◆ Assigned task:
Return the lines from the start of the data through the line with "determination; after E". Include both of those lines and no others.

◆ Data under study:
_ _ _
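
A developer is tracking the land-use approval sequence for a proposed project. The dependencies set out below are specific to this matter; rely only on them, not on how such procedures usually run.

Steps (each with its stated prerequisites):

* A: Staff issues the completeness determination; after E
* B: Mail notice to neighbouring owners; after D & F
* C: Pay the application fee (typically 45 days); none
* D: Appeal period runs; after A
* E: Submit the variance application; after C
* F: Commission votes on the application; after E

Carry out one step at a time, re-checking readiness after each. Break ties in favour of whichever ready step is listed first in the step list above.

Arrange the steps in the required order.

C, E, A, D, F, B

C is the only step with nothing outstanding, so it goes first.
E needed C, now all done → E.
Now A and F have their prerequisites met. A is listed earlier, so A next.
Now D and F have their prerequisites met. D is listed earlier, so D next.
F is the only step now ready → F.
That leaves B as the only ready step → B.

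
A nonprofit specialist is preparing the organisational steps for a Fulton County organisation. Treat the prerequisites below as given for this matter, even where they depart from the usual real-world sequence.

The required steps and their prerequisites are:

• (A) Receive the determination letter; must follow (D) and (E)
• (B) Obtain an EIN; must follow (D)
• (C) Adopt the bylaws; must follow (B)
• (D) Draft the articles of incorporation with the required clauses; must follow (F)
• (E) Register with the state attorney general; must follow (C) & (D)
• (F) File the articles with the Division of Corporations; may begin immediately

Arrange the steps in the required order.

(F) has no prerequisites → (F) first.
Next only (D) has its prerequisites met → (D).
Next only (B) has its prerequisites met → (B).
Next only (C) has its prerequisites met → (C).
That leaves (E) as the only ready step → (E).
Next only (A) has its prerequisites met → (A).

(F), (D), (B), (C), (E), (A)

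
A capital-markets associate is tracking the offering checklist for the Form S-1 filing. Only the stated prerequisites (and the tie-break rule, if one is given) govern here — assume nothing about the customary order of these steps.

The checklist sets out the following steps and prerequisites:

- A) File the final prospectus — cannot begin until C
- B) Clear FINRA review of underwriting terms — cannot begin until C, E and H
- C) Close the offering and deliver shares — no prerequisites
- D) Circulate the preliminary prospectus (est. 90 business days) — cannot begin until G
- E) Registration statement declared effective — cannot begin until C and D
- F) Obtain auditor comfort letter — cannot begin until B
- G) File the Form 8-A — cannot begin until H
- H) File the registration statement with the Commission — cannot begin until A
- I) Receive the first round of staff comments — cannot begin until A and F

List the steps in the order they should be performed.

C is the only step with nothing outstanding, so it goes first.
A needed C, now all done → A.
Next only H has its prerequisites met → H.
G needed H, now all done → G.
D is the only step now ready → D.
Next only E has its prerequisites met → E.
That leaves B as the only ready step → B.
F is the only step now ready → F.
That leaves I as the only ready step → I.

C → A → H → G → D → E → B → F → I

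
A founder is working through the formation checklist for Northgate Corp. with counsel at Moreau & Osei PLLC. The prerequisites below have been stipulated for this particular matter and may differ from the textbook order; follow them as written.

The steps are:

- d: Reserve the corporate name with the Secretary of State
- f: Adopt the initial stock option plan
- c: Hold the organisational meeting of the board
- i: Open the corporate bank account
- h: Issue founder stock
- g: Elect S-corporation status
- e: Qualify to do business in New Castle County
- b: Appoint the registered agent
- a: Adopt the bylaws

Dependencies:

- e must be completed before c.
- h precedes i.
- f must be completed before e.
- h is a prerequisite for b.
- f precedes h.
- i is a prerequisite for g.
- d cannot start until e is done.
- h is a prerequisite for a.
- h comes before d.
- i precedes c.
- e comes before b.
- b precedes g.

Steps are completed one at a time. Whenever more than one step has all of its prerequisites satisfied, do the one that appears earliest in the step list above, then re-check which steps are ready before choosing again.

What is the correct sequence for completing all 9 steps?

f has no prerequisites → f first.
h and e are both available; h is listed earlier → h.
Now i, e and a have their prerequisites met. i is listed earlier, so i next.
Now e and a have their prerequisites met. e is listed earlier, so e next.
d, c and b now also ready, so the ready set is {d, c, b, a}; d is listed earlier → d.
Now c, b and a have their prerequisites met. c is listed earlier, so c next.
Ready: b and a. b is listed earlier → b.
g and a are both available; g is listed earlier → g.
a needed h, now all done → a.

f, h, i, e, d, c, b, g, a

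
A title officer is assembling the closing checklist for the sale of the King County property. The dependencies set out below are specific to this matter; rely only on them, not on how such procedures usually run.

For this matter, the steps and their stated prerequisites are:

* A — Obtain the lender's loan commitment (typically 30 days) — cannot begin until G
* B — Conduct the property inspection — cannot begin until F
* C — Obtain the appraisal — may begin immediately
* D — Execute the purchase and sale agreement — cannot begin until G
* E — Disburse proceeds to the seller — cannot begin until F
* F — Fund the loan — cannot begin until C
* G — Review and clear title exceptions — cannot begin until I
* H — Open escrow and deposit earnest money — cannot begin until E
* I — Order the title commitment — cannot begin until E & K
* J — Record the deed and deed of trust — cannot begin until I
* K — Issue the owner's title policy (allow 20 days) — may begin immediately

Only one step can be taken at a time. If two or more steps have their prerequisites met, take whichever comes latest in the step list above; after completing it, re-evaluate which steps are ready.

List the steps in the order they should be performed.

Nothing is required for K and C. K is listed later → K first.
That leaves C as the only ready step → C.
F is the only step now ready → F.
Now E and B have their prerequisites met. E is listed later, so E next.
I and H now also ready, so the ready set is {I, H, B}; I is listed later → I.
J and G now also ready, so the ready set is {J, H, G, B}; J is listed later → J.
Ready: H, G and B. H is listed later → H.
Now G and B have their prerequisites met. G is listed later, so G next.
D, B and A are all available; D is listed later → D.
Now B and A have their prerequisites met. B is listed later, so B next.
That leaves A as the only ready step → A.

K, C, F, E, I, J, H, G, D, B, A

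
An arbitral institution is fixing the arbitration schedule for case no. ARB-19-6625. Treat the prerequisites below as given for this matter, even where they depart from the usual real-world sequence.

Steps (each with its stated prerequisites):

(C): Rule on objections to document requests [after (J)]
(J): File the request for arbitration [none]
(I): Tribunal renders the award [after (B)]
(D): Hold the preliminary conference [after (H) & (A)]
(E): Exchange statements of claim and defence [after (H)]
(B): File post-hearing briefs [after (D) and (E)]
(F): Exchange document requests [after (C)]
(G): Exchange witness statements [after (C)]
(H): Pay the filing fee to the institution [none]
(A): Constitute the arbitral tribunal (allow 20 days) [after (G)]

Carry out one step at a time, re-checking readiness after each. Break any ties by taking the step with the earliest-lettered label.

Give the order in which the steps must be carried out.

Nothing is required for (H) and (J). (H) has the earlier label → (H) first.
(E) and (J) are both available; (E) has the earlier label → (E).
(J) is the only step now ready → (J).
(C) is the only step now ready → (C).
Ready: (F) and (G). (F) has the earlier label → (F).
That leaves (G) as the only ready step → (G).
(A) is the only step now ready → (A).
Next only (D) has its prerequisites met → (D).
(B) needed (D) and (E), now all done → (B).
(I) needed (B), now all done → (I).

(H) → (E) → (J) → (C) → (F) → (G) → (A) → (D) → (B) → (I)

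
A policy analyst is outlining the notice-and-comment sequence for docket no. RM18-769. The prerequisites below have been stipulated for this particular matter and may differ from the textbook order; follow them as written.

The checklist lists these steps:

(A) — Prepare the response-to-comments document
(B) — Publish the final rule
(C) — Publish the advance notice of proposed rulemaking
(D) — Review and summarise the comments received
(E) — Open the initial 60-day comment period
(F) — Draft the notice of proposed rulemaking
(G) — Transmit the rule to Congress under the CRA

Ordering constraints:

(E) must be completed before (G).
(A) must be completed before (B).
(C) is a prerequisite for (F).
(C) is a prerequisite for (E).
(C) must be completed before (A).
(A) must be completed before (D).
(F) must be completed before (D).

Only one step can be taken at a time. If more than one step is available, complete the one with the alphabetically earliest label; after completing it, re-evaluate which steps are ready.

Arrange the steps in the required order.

(C) → (A) → (B) → (E) → (F) → (D) → (G)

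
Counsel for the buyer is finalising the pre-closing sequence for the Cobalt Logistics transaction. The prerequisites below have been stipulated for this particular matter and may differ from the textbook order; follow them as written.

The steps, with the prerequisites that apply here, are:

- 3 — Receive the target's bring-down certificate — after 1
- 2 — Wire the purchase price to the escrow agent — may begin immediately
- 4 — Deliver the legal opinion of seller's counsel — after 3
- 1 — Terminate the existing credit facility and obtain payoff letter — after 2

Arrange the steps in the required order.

2, 1, 3, 4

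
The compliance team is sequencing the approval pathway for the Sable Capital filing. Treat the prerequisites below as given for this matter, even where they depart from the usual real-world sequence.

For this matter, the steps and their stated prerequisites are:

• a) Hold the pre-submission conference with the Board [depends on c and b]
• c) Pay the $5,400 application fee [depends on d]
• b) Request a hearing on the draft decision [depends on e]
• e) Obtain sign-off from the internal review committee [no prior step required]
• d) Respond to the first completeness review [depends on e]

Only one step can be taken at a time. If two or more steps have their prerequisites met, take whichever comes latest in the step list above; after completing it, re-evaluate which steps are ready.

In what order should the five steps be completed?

e has no prerequisites → e first.
Ready: d and b. d is listed later → d.
Now b and c have their prerequisites met. b is listed later, so b next.
That leaves c as the only ready step → c.
a needed b and c, now all done → a.

e → d → b → c → a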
_ _ _
◆ Output below:
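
A developer is tracking the land-use approval sequence for a proposed project. The dependencies set out below are specific to this matter; rely only on them, not on how such procedures usually run.

Steps (each with its stated prerequisites):

* A: Staff issues the completeness determination; after E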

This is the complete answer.